[Opening Given records section]
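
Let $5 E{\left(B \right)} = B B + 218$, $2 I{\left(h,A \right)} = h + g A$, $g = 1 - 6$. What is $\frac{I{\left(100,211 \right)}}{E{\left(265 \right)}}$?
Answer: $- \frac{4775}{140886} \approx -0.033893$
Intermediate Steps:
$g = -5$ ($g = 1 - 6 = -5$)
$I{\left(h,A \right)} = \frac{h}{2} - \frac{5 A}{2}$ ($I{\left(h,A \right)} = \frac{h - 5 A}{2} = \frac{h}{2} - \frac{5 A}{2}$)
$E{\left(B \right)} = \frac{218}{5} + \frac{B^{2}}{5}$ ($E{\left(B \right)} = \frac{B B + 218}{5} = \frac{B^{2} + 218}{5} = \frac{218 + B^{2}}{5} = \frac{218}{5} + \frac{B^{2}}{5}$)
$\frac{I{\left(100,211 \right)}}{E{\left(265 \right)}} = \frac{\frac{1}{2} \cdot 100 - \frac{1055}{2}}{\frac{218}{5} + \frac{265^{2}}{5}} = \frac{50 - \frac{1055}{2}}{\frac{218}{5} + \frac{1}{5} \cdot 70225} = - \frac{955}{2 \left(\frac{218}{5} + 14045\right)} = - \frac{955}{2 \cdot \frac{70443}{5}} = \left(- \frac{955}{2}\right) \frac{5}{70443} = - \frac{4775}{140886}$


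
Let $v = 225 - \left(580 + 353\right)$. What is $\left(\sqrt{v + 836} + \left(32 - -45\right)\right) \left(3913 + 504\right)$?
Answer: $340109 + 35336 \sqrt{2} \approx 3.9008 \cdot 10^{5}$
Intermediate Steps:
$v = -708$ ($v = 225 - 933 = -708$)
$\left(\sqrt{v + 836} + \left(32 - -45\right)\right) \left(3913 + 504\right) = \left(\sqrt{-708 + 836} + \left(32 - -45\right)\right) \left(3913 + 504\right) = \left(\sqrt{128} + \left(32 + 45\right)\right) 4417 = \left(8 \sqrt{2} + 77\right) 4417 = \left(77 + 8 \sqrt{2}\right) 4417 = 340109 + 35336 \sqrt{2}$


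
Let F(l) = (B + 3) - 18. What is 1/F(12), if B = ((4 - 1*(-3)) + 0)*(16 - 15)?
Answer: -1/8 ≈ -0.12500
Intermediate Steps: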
[Closing Given records section]
What needs to be done = Copy each record above so that no word or mark differs.

Result for this task =
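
Let $5 E{\left(B \right)} = B B + 218$, $2 I{\left(h,A \right)} = h + g A$, $g = 1 - 6$. What is $\frac{I{\left(100,211 \right)}}{E{\left(265 \right)}}$?
Answer: $- \frac{4775}{140886} \approx -0.033893$
Intermediate Steps:
$g = -5$ ($g = 1 - 6 = -5$)
$I{\left(h,A \right)} = \frac{h}{2} - \frac{5 A}{2}$ ($I{\left(h,A \right)} = \frac{h - 5 A}{2} = \frac{h}{2} - \frac{5 A}{2}$)
$E{\left(B \right)} = \frac{218}{5} + \frac{B^{2}}{5}$ ($E{\left(B \right)} = \frac{B B + 218}{5} = \frac{B^{2} + 218}{5} = \frac{218 + B^{2}}{5} = \frac{218}{5} + \frac{B^{2}}{5}$)
$\frac{I{\left(100,211 \right)}}{E{\left(265 \right)}} = \frac{\frac{1}{2} \cdot 100 - \frac{1055}{2}}{\frac{218}{5} + \frac{265^{2}}{5}} = \frac{50 - \frac{1055}{2}}{\frac{218}{5} + \frac{1}{5} \cdot 70225} = - \frac{955}{2 \left(\frac{218}{5} + 14045\right)} = - \frac{955}{2 \cdot \frac{70443}{5}} = \left(- \frac{955}{2}\right) \frac{5}{70443} = - \frac{4775}{140886}$


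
Let $v = 225 - \left(580 + 353\right)$. What is $\left(\sqrt{v + 836} + \left(32 - -45\right)\right) \left(3913 + 504\right)$?
Answer: $340109 + 35336 \sqrt{2} \approx 3.9008 \cdot 10^{5}$
Intermediate Steps:
$v = -708$ ($v = 225 - 933 = -708$)
$\left(\sqrt{v + 836} + \left(32 - -45\right)\right) \left(3913 + 504\right) = \left(\sqrt{-708 + 836} + \left(32 - -45\right)\right) \left(3913 + 504\right) = \left(\sqrt{128} + \left(32 + 45\right)\right) 4417 = \left(8 \sqrt{2} + 77\right) 4417 = \left(77 + 8 \sqrt{2}\right) 4417 = 340109 + 35336 \sqrt{2}$


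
Let F(l) = (B + 3) - 18. What is 1/F(12), if B = ((4 - 1*(-3)) + 0)*(16 - 15)?
Answer: -1/8 ≈ -0.12500
Intermediate Steps: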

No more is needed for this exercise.